### Work to be completed
In the data below, which lines hold "stretch"? Copy every one.

### Record extracts
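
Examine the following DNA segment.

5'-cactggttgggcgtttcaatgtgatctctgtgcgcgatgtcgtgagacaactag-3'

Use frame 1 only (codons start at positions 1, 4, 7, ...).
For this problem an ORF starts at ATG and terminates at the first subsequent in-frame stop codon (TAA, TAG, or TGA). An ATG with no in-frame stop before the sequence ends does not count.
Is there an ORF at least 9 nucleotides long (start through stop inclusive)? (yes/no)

yes

Frame 1: CAC TGG TTG GGC GTT TCA ATG TGA TCT CTG TGC GCG ATG TCG TGA GAC AAC TAG — ATG at 19, stop TGA at 22 → 6 nt; ATG at 37, stop TGA at 43 → 9 nt.
Frame 1 has an ORF of 9 nucleotides (positions 37–45) ≥ 9, so yes.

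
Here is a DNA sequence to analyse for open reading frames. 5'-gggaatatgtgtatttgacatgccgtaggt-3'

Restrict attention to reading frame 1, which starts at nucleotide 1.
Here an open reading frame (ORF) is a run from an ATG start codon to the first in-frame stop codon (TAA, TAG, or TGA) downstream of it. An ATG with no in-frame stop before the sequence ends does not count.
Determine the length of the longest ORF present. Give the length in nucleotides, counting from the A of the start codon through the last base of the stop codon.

12

Frame 1: GGG AAT ATG TGT ATT TGA CAT GCC GTA GGT — ATG at 7, stop TGA at 16 → 12 nt.
Longest: frame 1, positions 7–18, 12 nt = 4 codons = 3 aa. → 12 nucleotides.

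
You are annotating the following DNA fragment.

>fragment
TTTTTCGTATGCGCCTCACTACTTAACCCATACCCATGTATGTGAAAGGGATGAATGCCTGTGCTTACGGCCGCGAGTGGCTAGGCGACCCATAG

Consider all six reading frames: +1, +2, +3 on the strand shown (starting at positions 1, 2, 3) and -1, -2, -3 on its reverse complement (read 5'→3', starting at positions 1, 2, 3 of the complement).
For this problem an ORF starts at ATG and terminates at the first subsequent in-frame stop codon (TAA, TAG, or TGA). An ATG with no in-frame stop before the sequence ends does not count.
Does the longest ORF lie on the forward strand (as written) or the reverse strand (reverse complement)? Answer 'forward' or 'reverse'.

Reverse complement (5'→3'): CTATGGGTCGCCTAGCCACTCGCGGCCGTAAGCACAGGCATTCATCCCTTTCACATACATGGGTATGGGTTAAGTAGTGAGGCGCATACGAAAAA
Frame +1: TTT TTC GTA TGC GCC TCA CTA CTT AAC CCA TAC CCA TGT ATG TGA AAG GGA TGA ATG CCT GTG CTT ACG GCC GCG AGT GGC TAG GCG ACC CAT — ATG at 40, stop TGA at 43 → 6 nt; ATG at 55, stop TAG at 82 → 30 nt.
Frame +2: TTT TCG TAT GCG CCT CAC TAC TTA ACC CAT ACC CAT GTA TGT GAA AGG GAT GAA TGC CTG TGC TTA CGG CCG CGA GTG GCT AGG CGA CCC ATA — no ATG→stop ORF.
Frame +3: TTT CGT ATG CGC CTC ACT ACT TAA CCC ATA CCC ATG TAT GTG AAA GGG ATG AAT GCC TGT GCT TAC GGC CGC GAG TGG CTA GGC GAC CCA TAG — ATG at 9, stop TAA at 24 → 18 nt; ATG at 36, stop TAG at 93 → 60 nt; ATG at 51, stop TAG at 93 → 45 nt.
Frame -1: CTA TGG GTC GCC TAG CCA CTC GCG GCC GTA AGC ACA GGC ATT CAT CCC TTT CAC ATA CAT GGG TAT GGG TTA AGT AGT GAG GCG CAT ACG AAA — no ATG→stop ORF.
Frame -2: TAT GGG TCG CCT AGC CAC TCG CGG CCG TAA GCA CAG GCA TTC ATC CCT TTC ACA TAC ATG GGT ATG GGT TAA GTA GTG AGG CGC ATA CGA AAA — ATG at 59, stop TAA at 71 → 15 nt; ATG at 65, stop TAA at 71 → 9 nt.
Frame -3: ATG GGT CGC CTA GCC ACT CGC GGC CGT AAG CAC AGG CAT TCA TCC CTT TCA CAT ACA TGG GTA TGG GTT AAG TAG TGA GGC GCA TAC GAA AAA — ATG at 3, stop TAG at 75 → 75 nt.
Forward-strand max 60 nt; reverse-strand max 75 nt. The reverse strand has the longer ORF.

reverse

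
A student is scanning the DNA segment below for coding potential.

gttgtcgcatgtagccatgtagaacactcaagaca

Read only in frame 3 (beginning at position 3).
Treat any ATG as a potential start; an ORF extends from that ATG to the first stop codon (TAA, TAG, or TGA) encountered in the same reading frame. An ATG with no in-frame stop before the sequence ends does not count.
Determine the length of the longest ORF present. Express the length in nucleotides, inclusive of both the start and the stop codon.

6

Frame 3: TGT CGC ATG TAG CCA TGT AGA ACA CTC AAG ACA — ATG at 9, stop TAG at 12 → 6 nt.
Longest: frame 3, positions 9–14, 6 nt = 2 codons = 1 aa. → 6 nucleotides.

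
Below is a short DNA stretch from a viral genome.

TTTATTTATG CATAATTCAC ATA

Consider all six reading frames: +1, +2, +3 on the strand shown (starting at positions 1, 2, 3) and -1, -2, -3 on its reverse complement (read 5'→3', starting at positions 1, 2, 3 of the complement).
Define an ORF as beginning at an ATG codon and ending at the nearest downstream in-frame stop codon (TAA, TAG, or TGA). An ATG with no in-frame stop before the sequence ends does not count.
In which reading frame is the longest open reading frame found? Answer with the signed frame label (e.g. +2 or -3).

-2

Reverse complement (5'→3'): TATGTGAATTATGCATAAATAAA
Frame +1: TTT ATT TAT GCA TAA TTC ACA — no ATG→stop ORF.
Frame +2: TTA TTT ATG CAT AAT TCA CAT — no ATG→stop ORF.
Frame +3: TAT TTA TGC ATA ATT CAC ATA — no ATG→stop ORF.
Frame -1: TAT GTG AAT TAT GCA TAA ATA — no ATG→stop ORF.
Frame -2: ATG TGA ATT ATG CAT AAA TAA — ATG at 2, stop TGA at 5 → 6 nt; ATG at 11, stop TAA at 20 → 12 nt.
Frame -3: TGT GAA TTA TGC ATA AAT AAA — no ATG→stop ORF.
Longest ORF is 12 nt in frame -2 (positions 11–22).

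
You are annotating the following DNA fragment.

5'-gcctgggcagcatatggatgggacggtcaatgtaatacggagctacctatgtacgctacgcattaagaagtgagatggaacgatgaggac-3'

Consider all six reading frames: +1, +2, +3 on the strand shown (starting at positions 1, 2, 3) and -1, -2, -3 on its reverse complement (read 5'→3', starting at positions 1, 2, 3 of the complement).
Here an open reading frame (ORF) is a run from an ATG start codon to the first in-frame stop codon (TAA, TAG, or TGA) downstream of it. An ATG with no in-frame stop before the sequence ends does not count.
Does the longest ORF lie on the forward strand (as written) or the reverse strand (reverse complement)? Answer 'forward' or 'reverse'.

forward

Reverse complement (5'→3'): GTCCTCATCGTTCCATCTCACTTCTTAATGCGTAGCGTACATAGGTAGCTCCGTATTACATTGACCGTCCCATCCATATGCTGCCCAGGC
Frame +1: GCC TGG GCA GCA TAT GGA TGG GAC GGT CAA TGT AAT ACG GAG CTA CCT ATG TAC GCT ACG CAT TAA GAA GTG AGA TGG AAC GAT GAG GAC — ATG at 49, stop TAA at 64 → 18 nt.
Frame +2: CCT GGG CAG CAT ATG GAT GGG ACG GTC AAT GTA ATA CGG AGC TAC CTA TGT ACG CTA CGC ATT AAG AAG TGA GAT GGA ACG ATG AGG — ATG at 14, stop TGA at 71 → 60 nt.
Frame +3: CTG GGC AGC ATA TGG ATG GGA CGG TCA ATG TAA TAC GGA GCT ACC TAT GTA CGC TAC GCA TTA AGA AGT GAG ATG GAA CGA TGA GGA — ATG at 18, stop TAA at 33 → 18 nt; ATG at 30, stop TAA at 33 → 6 nt; ATG at 75, stop TGA at 84 → 12 nt.
Frame -1: GTC CTC ATC GTT CCA TCT CAC TTC TTA ATG CGT AGC GTA CAT AGG TAG CTC CGT ATT ACA TTG ACC GTC CCA TCC ATA TGC TGC CCA GGC — ATG at 28, stop TAG at 46 → 21 nt.
Frame -2: TCC TCA TCG TTC CAT CTC ACT TCT TAA TGC GTA GCG TAC ATA GGT AGC TCC GTA TTA CAT TGA CCG TCC CAT CCA TAT GCT GCC CAG — no ATG→stop ORF.
Frame -3: CCT CAT CGT TCC ATC TCA CTT CTT AAT GCG TAG CGT ACA TAG GTA GCT CCG TAT TAC ATT GAC CGT CCC ATC CAT ATG CTG CCC AGG — no ATG→stop ORF.
Forward-strand max 60 nt; reverse-strand max 21 nt. The forward strand has the longer ORF.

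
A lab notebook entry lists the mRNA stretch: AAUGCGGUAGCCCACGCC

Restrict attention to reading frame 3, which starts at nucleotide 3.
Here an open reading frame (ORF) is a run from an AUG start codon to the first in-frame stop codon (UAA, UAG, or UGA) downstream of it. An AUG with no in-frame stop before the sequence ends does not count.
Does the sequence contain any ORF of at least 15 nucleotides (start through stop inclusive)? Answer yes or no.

Frame 3: UGC GGU AGC CCA CGC — no AUG→stop ORF.
Largest ORF found is 0 nucleotides < 15, so no.

no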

### Answer
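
Below is a short DNA stretch from a viral genome.
A lab notebook entry lists the mRNA stretch: AAUGCGGUAGCCCACGCC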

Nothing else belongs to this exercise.